[Data excerpts]

-=-=-

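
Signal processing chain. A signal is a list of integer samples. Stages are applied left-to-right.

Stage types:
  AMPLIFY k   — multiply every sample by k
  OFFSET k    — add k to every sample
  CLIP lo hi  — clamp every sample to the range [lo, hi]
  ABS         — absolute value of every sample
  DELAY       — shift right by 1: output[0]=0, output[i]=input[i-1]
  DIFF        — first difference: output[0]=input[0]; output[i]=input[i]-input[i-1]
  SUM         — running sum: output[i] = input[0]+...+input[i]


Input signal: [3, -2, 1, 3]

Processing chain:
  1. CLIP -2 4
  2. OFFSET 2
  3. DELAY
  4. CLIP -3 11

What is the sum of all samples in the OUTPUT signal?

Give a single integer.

Input: [3, -2, 1, 3]
Stage 1 (CLIP -2 4): clip(3,-2,4)=3, clip(-2,-2,4)=-2, clip(1,-2,4)=1, clip(3,-2,4)=3 -> [3, -2, 1, 3]
Stage 2 (OFFSET 2): 3+2=5, -2+2=0, 1+2=3, 3+2=5 -> [5, 0, 3, 5]
Stage 3 (DELAY): [0, 5, 0, 3] = [0, 5, 0, 3] -> [0, 5, 0, 3]
Stage 4 (CLIP -3 11): clip(0,-3,11)=0, clip(5,-3,11)=5, clip(0,-3,11)=0, clip(3,-3,11)=3 -> [0, 5, 0, 3]
Output sum: 8

Answer: 8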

-=-=-

Search the entries for the word "every". Copy each line where it appears.

- _TASK OUTPUT_
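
  AMPLIFY k   — multiply every sample by k
  OFFSET k    — add k to every sample
  CLIP lo hi  — clamp every sample to the range [lo, hi]
  ABS         — absolute value of every sample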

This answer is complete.